What you have to do:
Looking at the entries, how many lines hold the word "million"? State the number by itself.
--
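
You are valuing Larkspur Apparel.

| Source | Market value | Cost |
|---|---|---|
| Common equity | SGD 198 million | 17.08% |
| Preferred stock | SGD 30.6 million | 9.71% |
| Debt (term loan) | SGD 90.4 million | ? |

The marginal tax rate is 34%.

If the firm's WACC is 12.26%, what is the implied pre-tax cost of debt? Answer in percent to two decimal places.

3.89%

Total capital V = 198 + 30.6 + 90.4 = 319.
Equity weight = 198/319 = 0.6207.
Preferred weight = 30.6/319 = 0.0959.
Term loan weight = 90.4/319 = 0.2834.
Equity contribution = 0.6207 × 17.08% = 10.6014%.
Preferred contribution = 0.0959 × 9.71% = 0.9314%.
Remaining for debt = 12.26% − 11.5328% = 0.7272%.
Rd × (1 − 34%) × 0.2834 = 0.7272%  ⇒  Rd = 3.8880%.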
--
Response area:
3